#### Action item
Among the lines below, keep only those from the one containing "For the octahedral complex [Pt(NO2)4Br2]2-, how" through the one containing "[Cr(H2O)3(NO2)(CN)(CO)]+, counting enantiomeric pairs once.", and reproduce them exactly.

#### Information provided

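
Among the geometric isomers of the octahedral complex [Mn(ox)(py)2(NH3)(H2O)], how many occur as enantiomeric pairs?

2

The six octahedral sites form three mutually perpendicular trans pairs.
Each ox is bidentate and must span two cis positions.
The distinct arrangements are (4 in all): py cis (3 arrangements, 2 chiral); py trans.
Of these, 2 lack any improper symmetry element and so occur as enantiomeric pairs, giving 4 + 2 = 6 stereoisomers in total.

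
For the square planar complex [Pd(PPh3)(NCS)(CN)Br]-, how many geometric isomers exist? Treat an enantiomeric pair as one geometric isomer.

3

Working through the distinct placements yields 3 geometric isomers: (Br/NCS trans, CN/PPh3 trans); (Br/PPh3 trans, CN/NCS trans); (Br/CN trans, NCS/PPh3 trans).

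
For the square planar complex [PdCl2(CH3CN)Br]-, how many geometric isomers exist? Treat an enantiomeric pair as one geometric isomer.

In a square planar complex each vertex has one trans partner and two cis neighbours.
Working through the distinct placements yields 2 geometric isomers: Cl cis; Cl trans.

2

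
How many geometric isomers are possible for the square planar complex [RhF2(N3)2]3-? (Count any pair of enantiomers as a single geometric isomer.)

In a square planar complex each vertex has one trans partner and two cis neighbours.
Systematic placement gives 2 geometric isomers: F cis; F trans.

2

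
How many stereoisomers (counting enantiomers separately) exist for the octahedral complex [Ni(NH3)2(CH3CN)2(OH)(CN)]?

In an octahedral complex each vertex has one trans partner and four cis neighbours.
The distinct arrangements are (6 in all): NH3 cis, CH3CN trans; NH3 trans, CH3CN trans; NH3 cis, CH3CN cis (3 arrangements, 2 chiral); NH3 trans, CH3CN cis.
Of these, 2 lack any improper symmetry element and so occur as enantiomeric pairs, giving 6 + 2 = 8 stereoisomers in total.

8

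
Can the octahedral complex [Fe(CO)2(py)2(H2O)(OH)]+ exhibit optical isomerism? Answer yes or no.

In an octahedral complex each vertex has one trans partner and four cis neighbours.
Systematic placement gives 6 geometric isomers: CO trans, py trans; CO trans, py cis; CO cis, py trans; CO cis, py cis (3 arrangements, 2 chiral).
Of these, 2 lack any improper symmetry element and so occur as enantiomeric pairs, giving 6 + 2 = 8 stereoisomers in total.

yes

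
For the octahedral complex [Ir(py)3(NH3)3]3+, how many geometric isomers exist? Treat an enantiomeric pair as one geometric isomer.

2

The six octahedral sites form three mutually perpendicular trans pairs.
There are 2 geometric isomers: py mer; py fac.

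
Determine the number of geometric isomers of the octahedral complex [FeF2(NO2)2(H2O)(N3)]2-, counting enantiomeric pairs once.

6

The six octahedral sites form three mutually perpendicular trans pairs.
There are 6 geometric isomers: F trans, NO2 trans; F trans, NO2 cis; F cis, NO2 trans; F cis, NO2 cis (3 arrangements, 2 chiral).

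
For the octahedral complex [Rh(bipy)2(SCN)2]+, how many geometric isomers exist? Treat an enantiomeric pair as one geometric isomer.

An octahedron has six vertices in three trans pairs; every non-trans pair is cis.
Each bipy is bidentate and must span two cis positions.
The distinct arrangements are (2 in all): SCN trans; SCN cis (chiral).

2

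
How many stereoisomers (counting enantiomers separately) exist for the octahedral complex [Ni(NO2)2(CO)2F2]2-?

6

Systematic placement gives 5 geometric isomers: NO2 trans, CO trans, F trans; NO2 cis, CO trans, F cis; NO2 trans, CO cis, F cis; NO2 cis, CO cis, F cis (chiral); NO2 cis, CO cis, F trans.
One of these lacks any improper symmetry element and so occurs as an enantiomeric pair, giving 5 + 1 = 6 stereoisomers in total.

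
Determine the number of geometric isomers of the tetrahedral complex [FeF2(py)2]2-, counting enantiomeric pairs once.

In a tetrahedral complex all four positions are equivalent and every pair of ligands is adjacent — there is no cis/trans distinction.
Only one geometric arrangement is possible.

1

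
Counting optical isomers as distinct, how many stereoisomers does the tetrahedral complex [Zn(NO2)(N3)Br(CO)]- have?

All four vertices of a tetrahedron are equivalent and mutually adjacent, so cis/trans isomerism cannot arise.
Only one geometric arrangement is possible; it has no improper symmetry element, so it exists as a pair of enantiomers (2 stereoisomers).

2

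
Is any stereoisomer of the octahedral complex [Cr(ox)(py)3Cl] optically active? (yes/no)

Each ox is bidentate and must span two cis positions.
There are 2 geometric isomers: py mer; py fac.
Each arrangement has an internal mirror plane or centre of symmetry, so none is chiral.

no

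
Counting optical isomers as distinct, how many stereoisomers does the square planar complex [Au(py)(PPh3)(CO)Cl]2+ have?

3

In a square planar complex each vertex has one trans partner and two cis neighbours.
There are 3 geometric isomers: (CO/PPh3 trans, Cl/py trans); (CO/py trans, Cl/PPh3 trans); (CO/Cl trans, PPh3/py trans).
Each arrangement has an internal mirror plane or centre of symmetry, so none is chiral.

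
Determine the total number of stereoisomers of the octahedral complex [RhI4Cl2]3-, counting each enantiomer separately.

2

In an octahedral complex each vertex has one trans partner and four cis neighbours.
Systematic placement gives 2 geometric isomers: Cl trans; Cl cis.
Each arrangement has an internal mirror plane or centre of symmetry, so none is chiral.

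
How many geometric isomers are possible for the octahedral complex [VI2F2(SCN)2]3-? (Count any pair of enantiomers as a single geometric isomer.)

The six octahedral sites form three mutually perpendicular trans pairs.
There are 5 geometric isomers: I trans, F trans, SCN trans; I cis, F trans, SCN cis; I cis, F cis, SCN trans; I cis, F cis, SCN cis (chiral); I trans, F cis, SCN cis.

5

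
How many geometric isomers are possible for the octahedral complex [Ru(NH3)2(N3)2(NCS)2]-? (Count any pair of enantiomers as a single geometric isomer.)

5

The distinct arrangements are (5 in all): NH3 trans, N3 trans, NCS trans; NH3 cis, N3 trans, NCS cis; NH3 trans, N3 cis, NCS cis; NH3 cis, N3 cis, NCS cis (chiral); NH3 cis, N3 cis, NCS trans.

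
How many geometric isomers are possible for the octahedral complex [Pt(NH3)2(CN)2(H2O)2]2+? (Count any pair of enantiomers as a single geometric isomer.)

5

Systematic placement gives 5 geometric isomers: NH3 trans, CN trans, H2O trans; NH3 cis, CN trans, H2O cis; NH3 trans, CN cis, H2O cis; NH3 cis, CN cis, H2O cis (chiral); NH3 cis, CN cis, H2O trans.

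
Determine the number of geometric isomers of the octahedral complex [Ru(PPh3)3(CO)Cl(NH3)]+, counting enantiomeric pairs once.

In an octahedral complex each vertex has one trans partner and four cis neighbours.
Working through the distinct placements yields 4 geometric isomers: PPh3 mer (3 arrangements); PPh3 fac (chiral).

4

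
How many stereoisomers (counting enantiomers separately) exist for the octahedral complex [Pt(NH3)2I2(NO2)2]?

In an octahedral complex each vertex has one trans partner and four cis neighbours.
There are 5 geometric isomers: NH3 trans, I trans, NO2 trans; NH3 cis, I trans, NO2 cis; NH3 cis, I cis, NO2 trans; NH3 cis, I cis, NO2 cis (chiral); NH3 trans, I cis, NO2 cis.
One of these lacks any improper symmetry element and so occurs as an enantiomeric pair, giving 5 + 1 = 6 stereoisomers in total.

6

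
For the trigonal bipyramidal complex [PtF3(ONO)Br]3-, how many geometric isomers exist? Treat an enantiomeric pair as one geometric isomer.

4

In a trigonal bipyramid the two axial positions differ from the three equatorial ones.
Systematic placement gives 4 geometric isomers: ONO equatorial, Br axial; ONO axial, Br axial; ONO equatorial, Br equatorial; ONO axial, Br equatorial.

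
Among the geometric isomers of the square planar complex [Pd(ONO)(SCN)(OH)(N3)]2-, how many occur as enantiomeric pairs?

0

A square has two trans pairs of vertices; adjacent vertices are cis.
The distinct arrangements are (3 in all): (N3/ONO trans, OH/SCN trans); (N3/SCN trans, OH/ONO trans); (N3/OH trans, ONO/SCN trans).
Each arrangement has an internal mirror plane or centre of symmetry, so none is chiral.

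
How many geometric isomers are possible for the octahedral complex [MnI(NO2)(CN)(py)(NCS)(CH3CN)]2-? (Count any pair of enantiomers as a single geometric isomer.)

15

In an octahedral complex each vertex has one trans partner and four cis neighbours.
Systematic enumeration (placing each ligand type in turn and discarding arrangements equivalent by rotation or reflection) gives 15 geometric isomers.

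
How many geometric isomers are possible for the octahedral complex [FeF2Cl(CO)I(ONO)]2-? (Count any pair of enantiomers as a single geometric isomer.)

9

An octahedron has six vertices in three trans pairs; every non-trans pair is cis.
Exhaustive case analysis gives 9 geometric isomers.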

* * *

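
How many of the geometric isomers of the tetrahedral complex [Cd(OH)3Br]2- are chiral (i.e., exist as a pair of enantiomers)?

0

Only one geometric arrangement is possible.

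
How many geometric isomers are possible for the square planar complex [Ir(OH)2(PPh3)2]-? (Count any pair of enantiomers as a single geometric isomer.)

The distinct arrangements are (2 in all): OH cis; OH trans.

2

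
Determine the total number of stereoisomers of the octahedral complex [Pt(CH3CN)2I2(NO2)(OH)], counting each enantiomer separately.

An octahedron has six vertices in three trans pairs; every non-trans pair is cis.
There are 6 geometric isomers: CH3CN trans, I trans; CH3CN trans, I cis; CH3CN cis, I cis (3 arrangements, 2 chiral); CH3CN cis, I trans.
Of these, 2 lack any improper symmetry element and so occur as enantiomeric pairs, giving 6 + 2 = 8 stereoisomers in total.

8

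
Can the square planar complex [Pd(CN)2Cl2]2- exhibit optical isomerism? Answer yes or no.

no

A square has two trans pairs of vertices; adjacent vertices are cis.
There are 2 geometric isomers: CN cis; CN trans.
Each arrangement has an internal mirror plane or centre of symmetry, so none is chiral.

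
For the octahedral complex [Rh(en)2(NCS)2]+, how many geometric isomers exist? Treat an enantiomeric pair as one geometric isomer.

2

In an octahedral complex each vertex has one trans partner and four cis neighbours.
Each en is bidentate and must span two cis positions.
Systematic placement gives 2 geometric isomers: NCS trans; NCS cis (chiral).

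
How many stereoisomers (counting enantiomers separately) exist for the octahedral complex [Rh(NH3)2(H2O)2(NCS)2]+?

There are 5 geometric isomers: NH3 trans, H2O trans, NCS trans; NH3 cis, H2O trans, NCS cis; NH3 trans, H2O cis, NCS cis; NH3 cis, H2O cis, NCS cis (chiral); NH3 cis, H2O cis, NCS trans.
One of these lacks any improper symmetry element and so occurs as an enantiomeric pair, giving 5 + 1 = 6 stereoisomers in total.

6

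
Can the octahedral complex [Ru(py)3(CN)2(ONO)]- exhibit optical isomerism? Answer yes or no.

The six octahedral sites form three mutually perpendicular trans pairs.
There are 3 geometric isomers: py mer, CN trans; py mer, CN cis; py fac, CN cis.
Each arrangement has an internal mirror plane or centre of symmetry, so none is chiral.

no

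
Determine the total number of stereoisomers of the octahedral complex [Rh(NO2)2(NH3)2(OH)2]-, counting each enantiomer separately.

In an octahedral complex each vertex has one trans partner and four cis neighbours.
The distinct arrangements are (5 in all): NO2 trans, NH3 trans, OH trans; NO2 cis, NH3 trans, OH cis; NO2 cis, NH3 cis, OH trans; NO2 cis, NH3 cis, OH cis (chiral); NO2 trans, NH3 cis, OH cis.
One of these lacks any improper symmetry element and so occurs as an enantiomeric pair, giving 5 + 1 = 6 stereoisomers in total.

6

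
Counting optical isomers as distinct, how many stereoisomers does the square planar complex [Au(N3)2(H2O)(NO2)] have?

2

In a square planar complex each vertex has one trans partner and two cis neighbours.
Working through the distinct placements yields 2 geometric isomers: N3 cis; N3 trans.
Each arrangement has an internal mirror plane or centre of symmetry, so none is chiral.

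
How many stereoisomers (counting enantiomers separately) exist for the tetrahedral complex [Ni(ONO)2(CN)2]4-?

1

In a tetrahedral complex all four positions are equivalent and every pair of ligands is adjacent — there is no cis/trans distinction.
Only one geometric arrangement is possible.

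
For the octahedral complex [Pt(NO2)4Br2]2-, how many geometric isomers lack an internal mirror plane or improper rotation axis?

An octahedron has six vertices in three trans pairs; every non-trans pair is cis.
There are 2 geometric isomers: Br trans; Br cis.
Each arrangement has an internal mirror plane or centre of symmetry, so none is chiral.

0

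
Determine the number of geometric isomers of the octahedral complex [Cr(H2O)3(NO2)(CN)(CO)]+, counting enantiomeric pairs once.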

#### Output of the exercise
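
For the octahedral complex [Pt(NO2)4Br2]2-, how many geometric isomers lack an internal mirror plane or improper rotation axis?

An octahedron has six vertices in three trans pairs; every non-trans pair is cis.
There are 2 geometric isomers: Br trans; Br cis.
Each arrangement has an internal mirror plane or centre of symmetry, so none is chiral.

0

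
Determine the number of geometric isomers of the octahedral complex [Cr(H2O)3(NO2)(CN)(CO)]+, counting enantiomeric pairs once.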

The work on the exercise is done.